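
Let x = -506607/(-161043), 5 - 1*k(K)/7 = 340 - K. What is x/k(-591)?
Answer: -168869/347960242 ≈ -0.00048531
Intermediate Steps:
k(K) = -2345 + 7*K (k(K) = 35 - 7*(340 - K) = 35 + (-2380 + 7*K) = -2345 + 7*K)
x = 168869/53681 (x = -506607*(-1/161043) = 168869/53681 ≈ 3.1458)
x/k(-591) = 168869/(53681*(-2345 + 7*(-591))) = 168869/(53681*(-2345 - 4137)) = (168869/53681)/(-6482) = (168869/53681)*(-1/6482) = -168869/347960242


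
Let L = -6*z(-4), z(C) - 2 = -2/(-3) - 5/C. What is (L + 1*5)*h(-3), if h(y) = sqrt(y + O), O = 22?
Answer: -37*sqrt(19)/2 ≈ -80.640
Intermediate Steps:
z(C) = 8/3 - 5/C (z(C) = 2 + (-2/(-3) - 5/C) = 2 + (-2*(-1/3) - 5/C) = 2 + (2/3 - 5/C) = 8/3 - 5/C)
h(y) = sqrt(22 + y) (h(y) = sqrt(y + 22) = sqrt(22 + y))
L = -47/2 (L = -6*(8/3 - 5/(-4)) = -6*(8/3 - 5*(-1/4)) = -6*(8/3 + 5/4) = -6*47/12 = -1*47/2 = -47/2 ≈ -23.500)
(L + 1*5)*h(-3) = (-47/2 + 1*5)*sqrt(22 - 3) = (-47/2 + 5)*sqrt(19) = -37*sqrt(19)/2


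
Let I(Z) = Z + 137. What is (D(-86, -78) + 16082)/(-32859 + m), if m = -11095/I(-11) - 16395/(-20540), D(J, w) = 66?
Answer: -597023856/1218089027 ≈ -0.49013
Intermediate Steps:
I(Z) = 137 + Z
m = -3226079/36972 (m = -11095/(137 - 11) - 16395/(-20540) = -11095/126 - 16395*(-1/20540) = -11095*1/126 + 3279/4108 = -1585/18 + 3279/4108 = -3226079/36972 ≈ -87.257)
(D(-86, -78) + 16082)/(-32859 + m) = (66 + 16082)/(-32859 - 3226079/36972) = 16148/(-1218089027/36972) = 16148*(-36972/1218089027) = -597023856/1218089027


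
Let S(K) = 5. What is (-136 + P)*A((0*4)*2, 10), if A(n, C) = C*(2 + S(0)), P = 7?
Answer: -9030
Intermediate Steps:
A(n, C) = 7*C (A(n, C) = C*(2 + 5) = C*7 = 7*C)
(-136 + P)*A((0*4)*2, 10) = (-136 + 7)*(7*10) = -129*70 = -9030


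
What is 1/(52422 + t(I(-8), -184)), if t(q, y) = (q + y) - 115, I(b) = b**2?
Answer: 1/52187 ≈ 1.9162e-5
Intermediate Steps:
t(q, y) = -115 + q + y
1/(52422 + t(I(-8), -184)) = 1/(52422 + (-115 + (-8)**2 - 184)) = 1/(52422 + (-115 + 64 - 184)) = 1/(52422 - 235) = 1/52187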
────────
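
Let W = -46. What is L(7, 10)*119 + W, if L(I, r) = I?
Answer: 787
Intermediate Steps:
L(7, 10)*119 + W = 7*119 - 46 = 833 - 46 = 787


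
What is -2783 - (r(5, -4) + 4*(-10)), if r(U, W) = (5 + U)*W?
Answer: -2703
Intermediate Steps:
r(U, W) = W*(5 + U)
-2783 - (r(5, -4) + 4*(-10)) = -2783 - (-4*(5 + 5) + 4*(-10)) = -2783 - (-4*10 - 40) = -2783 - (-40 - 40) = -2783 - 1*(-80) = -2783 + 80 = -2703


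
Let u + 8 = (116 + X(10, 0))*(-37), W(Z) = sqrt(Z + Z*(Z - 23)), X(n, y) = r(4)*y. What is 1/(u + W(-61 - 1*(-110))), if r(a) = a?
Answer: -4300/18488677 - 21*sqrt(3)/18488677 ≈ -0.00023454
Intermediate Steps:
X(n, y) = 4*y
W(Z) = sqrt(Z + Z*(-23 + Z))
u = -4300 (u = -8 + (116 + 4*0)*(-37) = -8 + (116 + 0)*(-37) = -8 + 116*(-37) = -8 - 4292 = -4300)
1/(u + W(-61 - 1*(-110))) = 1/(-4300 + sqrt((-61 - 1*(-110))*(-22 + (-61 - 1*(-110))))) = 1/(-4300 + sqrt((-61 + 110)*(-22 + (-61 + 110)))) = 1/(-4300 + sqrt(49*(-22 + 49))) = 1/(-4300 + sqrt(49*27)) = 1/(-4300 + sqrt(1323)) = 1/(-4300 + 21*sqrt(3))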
────────
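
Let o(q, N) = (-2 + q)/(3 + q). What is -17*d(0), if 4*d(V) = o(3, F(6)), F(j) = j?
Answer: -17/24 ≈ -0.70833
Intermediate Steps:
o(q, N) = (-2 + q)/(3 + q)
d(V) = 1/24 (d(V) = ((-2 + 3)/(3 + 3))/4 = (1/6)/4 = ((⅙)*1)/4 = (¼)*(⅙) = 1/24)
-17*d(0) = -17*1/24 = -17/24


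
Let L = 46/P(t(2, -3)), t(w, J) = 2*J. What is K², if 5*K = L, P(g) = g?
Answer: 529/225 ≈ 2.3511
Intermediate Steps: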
────────
■ Assigned task ■
Starting at the line above that holds "Let x = -506607/(-161043), 5" and ending at the line that holds "Answer: -168869/347960242 ≈ -0.00048531", transcribe each line exactly and include no other lines.

■ Result of the exercise ■
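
Let x = -506607/(-161043), 5 - 1*k(K)/7 = 340 - K. What is x/k(-591)?
Answer: -168869/347960242 ≈ -0.00048531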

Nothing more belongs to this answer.